(Given entries)
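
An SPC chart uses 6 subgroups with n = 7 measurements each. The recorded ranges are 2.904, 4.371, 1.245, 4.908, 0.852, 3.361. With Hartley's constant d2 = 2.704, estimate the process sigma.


R_bar = (2.904 + 4.371 + 1.245 + 4.908 + 0.852 + 3.361) / 6
R_bar = 17.641 / 6 = 2.9401667
sigma_hat = R_bar / d2 = 2.9401667 / 2.704 = 1.0873

1.0873


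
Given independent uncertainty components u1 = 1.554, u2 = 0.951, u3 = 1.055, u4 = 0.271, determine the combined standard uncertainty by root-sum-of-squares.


uc = sqrt(1.554^2 + 0.951^2 + 1.055^2 + 0.271^2)
uc = sqrt(4.505783)
uc = 2.1227

2.1227


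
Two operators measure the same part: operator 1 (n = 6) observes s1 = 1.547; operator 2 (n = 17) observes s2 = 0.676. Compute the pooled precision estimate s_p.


s_p = sqrt(((n1-1)*s1^2 + (n2-1)*s2^2) / (n1+n2-2))
numerator = (6-1)*1.547^2 + (17-1)*0.676^2 = 11.966045 + 7.311616 = 19.277661
denominator = 6 + 17 - 2 = 21
s_p^2 = 19.277661 / 21 = 0.91798386
s_p = sqrt(0.91798386) = 0.9581

0.9581


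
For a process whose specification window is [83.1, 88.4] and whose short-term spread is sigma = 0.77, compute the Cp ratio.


Cp = (USL - LSL) / (6 * sigma)
= (88.4 - 83.1) / (6 * 0.77)
= 5.3000 / 4.6200
= 1.1472

1.1472


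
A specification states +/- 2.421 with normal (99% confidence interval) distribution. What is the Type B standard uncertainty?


u_B = half_width / 2.576
u_B = 2.421 / 2.576
u_B = 0.9398

0.9398


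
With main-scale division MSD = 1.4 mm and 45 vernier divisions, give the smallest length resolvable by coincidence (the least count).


LC = MSD / n_div
= 1.4 / 45
= 0.0311

0.0311


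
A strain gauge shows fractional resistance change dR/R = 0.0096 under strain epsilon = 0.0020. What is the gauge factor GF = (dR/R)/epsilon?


GF = (dR/R) / epsilon
= 0.0096 / 0.0020
= 4.8000

4.8000


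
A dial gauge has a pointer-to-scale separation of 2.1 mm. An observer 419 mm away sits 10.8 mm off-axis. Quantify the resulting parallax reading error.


error = h * offset / d
= 2.1 * 10.8 / 419
= 0.0541

0.0541


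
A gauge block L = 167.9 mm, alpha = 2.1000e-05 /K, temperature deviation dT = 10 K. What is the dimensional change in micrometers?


dL = L * alpha * dT
= 167.9 * 2.1000e-05 * 10
= 0.0352590 mm
dL_um = 0.0352590 * 1000 = 35.2590 um

35.2590


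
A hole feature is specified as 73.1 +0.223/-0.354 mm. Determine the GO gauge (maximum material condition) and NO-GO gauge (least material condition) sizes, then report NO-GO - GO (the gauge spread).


GO = nominal - lower_tol (smallest hole = maximum material condition)
GO = 73.1 - 0.354 = 72.746
NO-GO = nominal + upper_tol (largest hole = least material condition)
NO-GO = 73.1 + 0.223 = 73.323
spread = NO-GO - GO = 73.323 - 72.746 = 0.5770

0.5770


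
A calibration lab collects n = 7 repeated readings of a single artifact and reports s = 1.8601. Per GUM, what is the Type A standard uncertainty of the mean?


u_A = s / sqrt(n)
u_A = 1.8601 / sqrt(7)
u_A = 1.8601 / 2.6457513
u_A = 0.7031

0.7031


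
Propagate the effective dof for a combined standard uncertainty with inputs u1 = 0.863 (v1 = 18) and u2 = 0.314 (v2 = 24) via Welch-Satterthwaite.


uc = sqrt(u1^2 + u2^2) = sqrt(0.863^2 + 0.314^2) = 0.91834906
v_eff = uc^4 / (u1^4/v1 + u2^4/v2)
= 0.91834906^4 / (0.863^4/18 + 0.314^4/24)
= 0.71126452 / 0.031220652
v_eff = 22.7819

22.7819


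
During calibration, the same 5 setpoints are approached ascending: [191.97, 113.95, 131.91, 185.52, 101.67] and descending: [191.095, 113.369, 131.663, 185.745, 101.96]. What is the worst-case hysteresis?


|191.97 - 191.095| = 0.8750
|113.95 - 113.369| = 0.5810
|131.91 - 131.663| = 0.2470
|185.52 - 185.745| = 0.2250
|101.67 - 101.96| = 0.2900
hysteresis = max(diffs) = 0.8750

0.8750


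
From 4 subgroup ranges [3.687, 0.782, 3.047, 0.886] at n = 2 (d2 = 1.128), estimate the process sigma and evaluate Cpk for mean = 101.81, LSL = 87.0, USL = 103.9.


R_bar = (3.687 + 0.782 + 3.047 + 0.886) / 4 = 2.1005
sigma = R_bar / d2 = 2.1005 / 1.128 = 1.8621454
Cp = (USL - LSL)/(6*sigma) = (103.9 - 87.0)/(6*1.8621454) = 1.5126
Cpu = (103.9 - 101.81)/(3*1.8621454) = 0.3741
Cpl = (101.81 - 87.0)/(3*1.8621454) = 2.6511
Cpk = min(Cpu, Cpl) = 0.3741

0.3741


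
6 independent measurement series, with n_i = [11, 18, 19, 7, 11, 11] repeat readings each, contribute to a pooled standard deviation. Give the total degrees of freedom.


nu = sum_i (n_i - 1)
nu = ((11 - 1) + (18 - 1) + (19 - 1) + (7 - 1) + (11 - 1) + (11 - 1))
nu = 10 + 17 + 18 + 6 + 10 + 10
nu = 71

71


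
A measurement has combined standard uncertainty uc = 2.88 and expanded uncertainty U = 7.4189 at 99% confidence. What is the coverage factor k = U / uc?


k = U / uc
k = 7.4189 / 2.88
k = 2.576

2.576


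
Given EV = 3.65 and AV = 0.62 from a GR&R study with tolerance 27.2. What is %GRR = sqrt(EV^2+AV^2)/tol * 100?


GRR = sqrt(EV^2 + AV^2) = sqrt(3.65^2 + 0.62^2) = 3.7022831
%GRR = GRR / tol * 100 = 3.7022831 / 27.2 * 100
%GRR = 13.6113

13.6113


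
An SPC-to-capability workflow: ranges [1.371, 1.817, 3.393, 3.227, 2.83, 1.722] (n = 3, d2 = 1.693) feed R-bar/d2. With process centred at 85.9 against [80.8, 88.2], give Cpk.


R_bar = (1.371 + 1.817 + 3.393 + 3.227 + 2.83 + 1.722) / 6 = 2.3933333
sigma = R_bar / d2 = 2.3933333 / 1.693 = 1.4136641
Cp = (USL - LSL)/(6*sigma) = (88.2 - 80.8)/(6*1.4136641) = 0.8724
Cpu = (88.2 - 85.9)/(3*1.4136641) = 0.5423
Cpl = (85.9 - 80.8)/(3*1.4136641) = 1.2025
Cpk = min(Cpu, Cpl) = 0.5423

0.5423


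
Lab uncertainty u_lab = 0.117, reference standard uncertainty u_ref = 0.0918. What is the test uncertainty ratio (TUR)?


TUR = u_lab / u_ref
= 0.117 / 0.0918
= 1.2745

1.2745


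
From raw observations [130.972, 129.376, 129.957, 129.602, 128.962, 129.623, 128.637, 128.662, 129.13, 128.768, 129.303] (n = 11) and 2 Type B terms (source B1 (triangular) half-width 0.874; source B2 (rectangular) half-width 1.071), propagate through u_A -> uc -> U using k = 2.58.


mean = (130.972 + 129.376 + 129.957 + 129.602 + 128.962 + 129.623 + 128.637 + 128.662 + 129.13 + 128.768 + 129.303) / 11 = 129.3629091
s = sqrt(sum((x - mean)^2)/(n-1)) = 0.68248069
u_A = s / sqrt(n) = 0.68248069 / sqrt(11) = 0.20577567
u_B1 = 0.874 / sqrt(6) = 0.35680901
u_B2 = 1.071 / sqrt(3) = 0.61834214
uc = sqrt(0.20577567^2 + 0.35680901^2 + 0.61834214^2) = 0.74296924
U = k * uc = 2.58 * 0.74296924
U = 1.9169

1.9169


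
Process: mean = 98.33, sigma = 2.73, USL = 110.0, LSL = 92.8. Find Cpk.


Cpu = (USL - mean) / (3*sigma) = (110.0 - 98.33) / (3*2.73) = 1.4249
Cpl = (mean - LSL) / (3*sigma) = (98.33 - 92.8) / (3*2.73) = 0.6752
Cpk = min(Cpu, Cpl) = 0.6752

0.6752


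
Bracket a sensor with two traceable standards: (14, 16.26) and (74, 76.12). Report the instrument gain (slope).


slope = (y2 - y1) / (x2 - x1)
= (76.12 - 16.26) / (74 - 14)
= 59.8600 / 60
= 0.9977

0.9977


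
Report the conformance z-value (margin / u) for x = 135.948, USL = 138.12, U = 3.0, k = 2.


u = U / k = 3.0 / 2 = 1.5
margin = |USL - x| = |138.12 - 135.948| = 2.172
z = margin / u = 2.172 / 1.5
z = 1.4480

1.4480


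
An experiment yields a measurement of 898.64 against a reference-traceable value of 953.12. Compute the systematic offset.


Systematic error = measured - true
= 898.64 - 953.12
= -54.4800

-54.4800


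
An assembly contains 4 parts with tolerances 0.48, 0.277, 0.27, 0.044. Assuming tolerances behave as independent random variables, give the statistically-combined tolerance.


RSS = sqrt(0.48^2 + 0.277^2 + 0.27^2 + 0.044^2)
= sqrt(0.381965)
= 0.6180

0.6180


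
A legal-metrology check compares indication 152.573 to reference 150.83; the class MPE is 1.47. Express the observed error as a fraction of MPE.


e = indication - reference = 152.573 - 150.83 = 1.7430
|e| = 1.7430
ratio = |e| / MPE = 1.7430 / 1.47
ratio = 1.1857

1.1857


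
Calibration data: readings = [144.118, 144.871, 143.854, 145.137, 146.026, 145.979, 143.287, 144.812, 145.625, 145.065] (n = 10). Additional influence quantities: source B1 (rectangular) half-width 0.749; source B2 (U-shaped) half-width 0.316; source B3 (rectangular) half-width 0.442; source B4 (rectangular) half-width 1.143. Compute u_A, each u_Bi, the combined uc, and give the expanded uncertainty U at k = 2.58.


mean = (144.118 + 144.871 + 143.854 + 145.137 + 146.026 + 145.979 + 143.287 + 144.812 + 145.625 + 145.065) / 10 = 144.8774
s = sqrt(sum((x - mean)^2)/(n-1)) = 0.90382043
u_A = s / sqrt(n) = 0.90382043 / sqrt(10) = 0.28581312
u_B1 = 0.749 / sqrt(3) = 0.43243535
u_B2 = 0.316 / sqrt(2) = 0.22344574
u_B3 = 0.442 / sqrt(3) = 0.25518882
u_B4 = 1.143 / sqrt(3) = 0.65991136
uc = sqrt(0.28581312^2 + 0.43243535^2 + 0.22344574^2 + 0.25518882^2 + 0.65991136^2) = 0.90510873
U = k * uc = 2.58 * 0.90510873
U = 2.3352

2.3352


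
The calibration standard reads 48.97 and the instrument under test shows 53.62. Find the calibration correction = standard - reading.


Correction = standard - reading
= 48.97 - 53.62
= -4.6500

-4.6500


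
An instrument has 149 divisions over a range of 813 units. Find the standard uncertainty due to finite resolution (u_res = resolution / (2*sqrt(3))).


resolution = range / divisions
resolution = 813 / 149 = 5.4563758
u_res = resolution / (2*sqrt(3))
u_res = 5.4563758 / 3.4641016
u_res = 1.5751

1.5751


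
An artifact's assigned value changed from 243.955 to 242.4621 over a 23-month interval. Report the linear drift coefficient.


rate = (v2 - v1) / months
= (242.4621 - 243.955) / 23
= -1.4929 / 23
= -0.0649

-0.0649


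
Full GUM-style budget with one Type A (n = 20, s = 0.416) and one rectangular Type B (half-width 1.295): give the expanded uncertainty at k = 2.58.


u_A = s / sqrt(n) = 0.416 / sqrt(20) = 0.093020428
u_B = half_width / sqrt(3) = 1.295 / sqrt(3) = 0.7476686
uc = sqrt(u_A^2 + u_B^2) = sqrt(0.093020428^2 + 0.7476686^2) = 0.7534329
U = k * uc = 2.58 * 0.7534329
U = 1.9439

1.9439


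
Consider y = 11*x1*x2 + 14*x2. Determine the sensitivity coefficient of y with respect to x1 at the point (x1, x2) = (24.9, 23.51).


y = 11*x1*x2 + 14*x2
dy/dx1 = 11*x2
Evaluate at x2 = 23.51: c1 = 11 * 23.51
c1 = 258.6100

258.6100


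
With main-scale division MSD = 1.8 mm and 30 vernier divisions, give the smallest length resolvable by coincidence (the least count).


LC = MSD / n_div
= 1.8 / 30
= 0.0600

0.0600


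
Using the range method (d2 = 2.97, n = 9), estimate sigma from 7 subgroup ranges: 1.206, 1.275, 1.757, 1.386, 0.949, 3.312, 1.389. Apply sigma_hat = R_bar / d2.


R_bar = (1.206 + 1.275 + 1.757 + 1.386 + 0.949 + 3.312 + 1.389) / 7
R_bar = 11.274 / 7 = 1.6105714
sigma_hat = R_bar / d2 = 1.6105714 / 2.97 = 0.5423

0.5423


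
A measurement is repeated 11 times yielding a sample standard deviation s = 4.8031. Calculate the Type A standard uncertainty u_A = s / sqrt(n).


u_A = s / sqrt(n)
u_A = 4.8031 / sqrt(11)
u_A = 4.8031 / 3.3166248
u_A = 1.4482

1.4482


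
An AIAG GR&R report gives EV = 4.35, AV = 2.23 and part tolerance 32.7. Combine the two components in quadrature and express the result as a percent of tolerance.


GRR = sqrt(EV^2 + AV^2) = sqrt(4.35^2 + 2.23^2) = 4.8882921
%GRR = GRR / tol * 100 = 4.8882921 / 32.7 * 100
%GRR = 14.9489

14.9489


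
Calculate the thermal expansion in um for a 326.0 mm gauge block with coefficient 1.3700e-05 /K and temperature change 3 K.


dL = L * alpha * dT
= 326.0 * 1.3700e-05 * 3
= 0.0133986 mm
dL_um = 0.0133986 * 1000 = 13.3986 um

13.3986


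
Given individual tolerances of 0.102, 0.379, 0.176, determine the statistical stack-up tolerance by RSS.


RSS = sqrt(0.102^2 + 0.379^2 + 0.176^2)
= sqrt(0.185021)
= 0.4301

0.4301


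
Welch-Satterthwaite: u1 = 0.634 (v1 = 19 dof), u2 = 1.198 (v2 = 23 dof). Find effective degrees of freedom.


uc = sqrt(u1^2 + u2^2) = sqrt(0.634^2 + 1.198^2) = 1.3554188
v_eff = uc^4 / (u1^4/v1 + u2^4/v2)
= 1.3554188^4 / (0.634^4/19 + 1.198^4/23)
= 3.3751573 / 0.098060591
v_eff = 34.4191

34.4191


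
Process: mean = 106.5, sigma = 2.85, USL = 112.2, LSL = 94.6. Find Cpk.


Cpu = (USL - mean) / (3*sigma) = (112.2 - 106.5) / (3*2.85) = 0.6667
Cpl = (mean - LSL) / (3*sigma) = (106.5 - 94.6) / (3*2.85) = 1.3918
Cpk = min(Cpu, Cpl) = 0.6667

0.6667


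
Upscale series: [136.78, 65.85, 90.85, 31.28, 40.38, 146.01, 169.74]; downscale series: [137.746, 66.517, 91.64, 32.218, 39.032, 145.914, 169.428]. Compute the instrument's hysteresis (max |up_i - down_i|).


|136.78 - 137.746| = 0.9660
|65.85 - 66.517| = 0.6670
|90.85 - 91.64| = 0.7900
|31.28 - 32.218| = 0.9380
|40.38 - 39.032| = 1.3480
|146.01 - 145.914| = 0.0960
|169.74 - 169.428| = 0.3120
hysteresis = max(diffs) = 1.3480

1.3480


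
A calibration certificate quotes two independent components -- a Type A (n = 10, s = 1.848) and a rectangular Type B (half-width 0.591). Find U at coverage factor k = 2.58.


u_A = s / sqrt(n) = 1.848 / sqrt(10) = 0.58438891
u_B = half_width / sqrt(3) = 0.591 / sqrt(3) = 0.34121401
uc = sqrt(u_A^2 + u_B^2) = sqrt(0.58438891^2 + 0.34121401^2) = 0.67671072
U = k * uc = 2.58 * 0.67671072
U = 1.7459

1.7459


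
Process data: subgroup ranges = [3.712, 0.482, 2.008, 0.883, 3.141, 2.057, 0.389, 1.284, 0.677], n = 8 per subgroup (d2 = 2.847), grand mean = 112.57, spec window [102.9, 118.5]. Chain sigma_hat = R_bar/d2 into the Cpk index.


R_bar = (3.712 + 0.482 + 2.008 + 0.883 + 3.141 + 2.057 + 0.389 + 1.284 + 0.677) / 9 = 1.6258889
sigma = R_bar / d2 = 1.6258889 / 2.847 = 0.57108848
Cp = (USL - LSL)/(6*sigma) = (118.5 - 102.9)/(6*0.57108848) = 4.5527
Cpu = (118.5 - 112.57)/(3*0.57108848) = 3.4612
Cpl = (112.57 - 102.9)/(3*0.57108848) = 5.6442
Cpk = min(Cpu, Cpl) = 3.4612

3.4612


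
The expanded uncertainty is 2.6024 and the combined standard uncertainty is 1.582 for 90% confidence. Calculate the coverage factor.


k = U / uc
k = 2.6024 / 1.582
k = 1.645

1.645


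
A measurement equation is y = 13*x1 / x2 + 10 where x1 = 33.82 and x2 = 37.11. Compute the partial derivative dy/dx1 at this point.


y = 13*x1 / x2 + 10
dy/dx1 = 13/x2
Evaluate at x2 = 37.11: c1 = 13 / 37.11
c1 = 0.3503

0.3503


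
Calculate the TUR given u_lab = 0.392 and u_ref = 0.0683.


TUR = u_lab / u_ref
= 0.392 / 0.0683
= 5.7394

5.7394


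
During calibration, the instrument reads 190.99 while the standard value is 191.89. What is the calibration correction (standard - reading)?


Correction = standard - reading
= 191.89 - 190.99
= 0.9000

0.9000


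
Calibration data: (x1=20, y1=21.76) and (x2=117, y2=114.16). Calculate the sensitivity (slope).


slope = (y2 - y1) / (x2 - x1)
= (114.16 - 21.76) / (117 - 20)
= 92.4000 / 97
= 0.9526

0.9526


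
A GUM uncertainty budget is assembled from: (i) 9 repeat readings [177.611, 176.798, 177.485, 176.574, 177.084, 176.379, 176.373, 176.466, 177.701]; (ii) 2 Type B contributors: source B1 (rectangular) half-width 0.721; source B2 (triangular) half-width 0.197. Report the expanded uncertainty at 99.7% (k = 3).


mean = (177.611 + 176.798 + 177.485 + 176.574 + 177.084 + 176.379 + 176.373 + 176.466 + 177.701) / 9 = 176.9412222
s = sqrt(sum((x - mean)^2)/(n-1)) = 0.54338241
u_A = s / sqrt(n) = 0.54338241 / sqrt(9) = 0.18112747
u_B1 = 0.721 / sqrt(3) = 0.41626954
u_B2 = 0.197 / sqrt(6) = 0.080424913
uc = sqrt(0.18112747^2 + 0.41626954^2 + 0.080424913^2) = 0.46103759
U = k * uc = 3 * 0.46103759
U = 1.3831

1.3831


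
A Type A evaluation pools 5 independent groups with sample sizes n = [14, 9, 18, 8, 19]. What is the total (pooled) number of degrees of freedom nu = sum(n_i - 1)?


nu = sum_i (n_i - 1)
nu = ((14 - 1) + (9 - 1) + (18 - 1) + (8 - 1) + (19 - 1))
nu = 13 + 8 + 17 + 7 + 18
nu = 63

63


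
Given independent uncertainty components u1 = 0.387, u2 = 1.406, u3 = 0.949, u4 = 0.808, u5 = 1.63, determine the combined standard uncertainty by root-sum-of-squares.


uc = sqrt(0.387^2 + 1.406^2 + 0.949^2 + 0.808^2 + 1.63^2)
uc = sqrt(6.33697)
uc = 2.5173

2.5173


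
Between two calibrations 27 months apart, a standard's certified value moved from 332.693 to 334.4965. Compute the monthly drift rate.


rate = (v2 - v1) / months
= (334.4965 - 332.693) / 27
= 1.8035 / 27
= 0.0668

0.0668


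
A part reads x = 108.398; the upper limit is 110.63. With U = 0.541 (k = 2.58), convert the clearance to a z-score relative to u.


u = U / k = 0.541 / 2.58 = 0.20968992
margin = |USL - x| = |110.63 - 108.398| = 2.232
z = margin / u = 2.232 / 0.20968992
z = 10.6443

10.6443


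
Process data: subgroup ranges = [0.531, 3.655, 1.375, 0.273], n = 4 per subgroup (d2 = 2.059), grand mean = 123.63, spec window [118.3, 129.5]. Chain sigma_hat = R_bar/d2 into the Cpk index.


R_bar = (0.531 + 3.655 + 1.375 + 0.273) / 4 = 1.4585
sigma = R_bar / d2 = 1.4585 / 2.059 = 0.70835357
Cp = (USL - LSL)/(6*sigma) = (129.5 - 118.3)/(6*0.70835357) = 2.6352
Cpu = (129.5 - 123.63)/(3*0.70835357) = 2.7623
Cpl = (123.63 - 118.3)/(3*0.70835357) = 2.5082
Cpk = min(Cpu, Cpl) = 2.5082

2.5082


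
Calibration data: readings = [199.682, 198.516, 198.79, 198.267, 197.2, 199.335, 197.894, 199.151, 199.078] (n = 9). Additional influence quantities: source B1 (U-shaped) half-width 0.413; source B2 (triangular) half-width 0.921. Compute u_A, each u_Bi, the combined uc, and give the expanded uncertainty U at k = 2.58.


mean = (199.682 + 198.516 + 198.79 + 198.267 + 197.2 + 199.335 + 197.894 + 199.151 + 199.078) / 9 = 198.657
s = sqrt(sum((x - mean)^2)/(n-1)) = 0.77671375
u_A = s / sqrt(n) = 0.77671375 / sqrt(9) = 0.25890458
u_B1 = 0.413 / sqrt(2) = 0.2920351
u_B2 = 0.921 / sqrt(6) = 0.37599668
uc = sqrt(0.25890458^2 + 0.2920351^2 + 0.37599668^2) = 0.54193135
U = k * uc = 2.58 * 0.54193135
U = 1.3982

1.3982


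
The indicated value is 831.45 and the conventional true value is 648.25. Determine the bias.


Systematic error = measured - true
= 831.45 - 648.25
= 183.2000

183.2000


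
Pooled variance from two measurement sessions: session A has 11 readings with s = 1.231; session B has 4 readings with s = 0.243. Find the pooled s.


s_p = sqrt(((n1-1)*s1^2 + (n2-1)*s2^2) / (n1+n2-2))
numerator = (11-1)*1.231^2 + (4-1)*0.243^2 = 15.15361 + 0.177147 = 15.330757
denominator = 11 + 4 - 2 = 13
s_p^2 = 15.330757 / 13 = 1.179289
s_p = sqrt(1.179289) = 1.0860

1.0860


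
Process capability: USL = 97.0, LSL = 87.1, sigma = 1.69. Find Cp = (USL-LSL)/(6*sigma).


Cp = (USL - LSL) / (6 * sigma)
= (97.0 - 87.1) / (6 * 1.69)
= 9.9000 / 10.1400
= 0.9763

0.9763


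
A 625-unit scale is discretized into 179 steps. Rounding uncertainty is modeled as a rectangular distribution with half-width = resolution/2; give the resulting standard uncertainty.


resolution = range / divisions
resolution = 625 / 179 = 3.4916201
u_res = resolution / (2*sqrt(3))
u_res = 3.4916201 / 3.4641016
u_res = 1.0079

1.0079


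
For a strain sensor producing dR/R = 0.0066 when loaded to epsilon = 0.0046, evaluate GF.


GF = (dR/R) / epsilon
= 0.0066 / 0.0046
= 1.4348

1.4348


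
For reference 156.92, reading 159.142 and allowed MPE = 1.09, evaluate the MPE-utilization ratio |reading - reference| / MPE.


e = indication - reference = 159.142 - 156.92 = 2.2220
|e| = 2.2220
ratio = |e| / MPE = 2.2220 / 1.09
ratio = 2.0385

2.0385


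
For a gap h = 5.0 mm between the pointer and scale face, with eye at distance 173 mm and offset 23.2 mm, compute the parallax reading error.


error = h * offset / d
= 5.0 * 23.2 / 173
= 0.6705

0.6705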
(End Given entries)
▸ **Required action**:
Every line from the one that contains "Pooled variance from" down to and including the last line of the records above must be set down exactly, with nothing else.

▸ **Solution for this task**:
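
Pooled variance from two measurement sessions: session A has 11 readings with s = 1.231; session B has 4 readings with s = 0.243. Find the pooled s.


s_p = sqrt(((n1-1)*s1^2 + (n2-1)*s2^2) / (n1+n2-2))
numerator = (11-1)*1.231^2 + (4-1)*0.243^2 = 15.15361 + 0.177147 = 15.330757
denominator = 11 + 4 - 2 = 13
s_p^2 = 15.330757 / 13 = 1.179289
s_p = sqrt(1.179289) = 1.0860

1.0860


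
Process capability: USL = 97.0, LSL = 87.1, sigma = 1.69. Find Cp = (USL-LSL)/(6*sigma).


Cp = (USL - LSL) / (6 * sigma)
= (97.0 - 87.1) / (6 * 1.69)
= 9.9000 / 10.1400
= 0.9763

0.9763


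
A 625-unit scale is discretized into 179 steps. Rounding uncertainty is modeled as a rectangular distribution with half-width = resolution/2; give the resulting standard uncertainty.


resolution = range / divisions
resolution = 625 / 179 = 3.4916201
u_res = resolution / (2*sqrt(3))
u_res = 3.4916201 / 3.4641016
u_res = 1.0079

1.0079


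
For a strain sensor producing dR/R = 0.0066 when loaded to epsilon = 0.0046, evaluate GF.


GF = (dR/R) / epsilon
= 0.0066 / 0.0046
= 1.4348

1.4348


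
For reference 156.92, reading 159.142 and allowed MPE = 1.09, evaluate the MPE-utilization ratio |reading - reference| / MPE.


e = indication - reference = 159.142 - 156.92 = 2.2220
|e| = 2.2220
ratio = |e| / MPE = 2.2220 / 1.09
ratio = 2.0385

2.0385


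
For a gap h = 5.0 mm between the pointer and scale face, with eye at distance 173 mm and offset 23.2 mm, compute the parallax reading error.


error = h * offset / d
= 5.0 * 23.2 / 173
= 0.6705

0.6705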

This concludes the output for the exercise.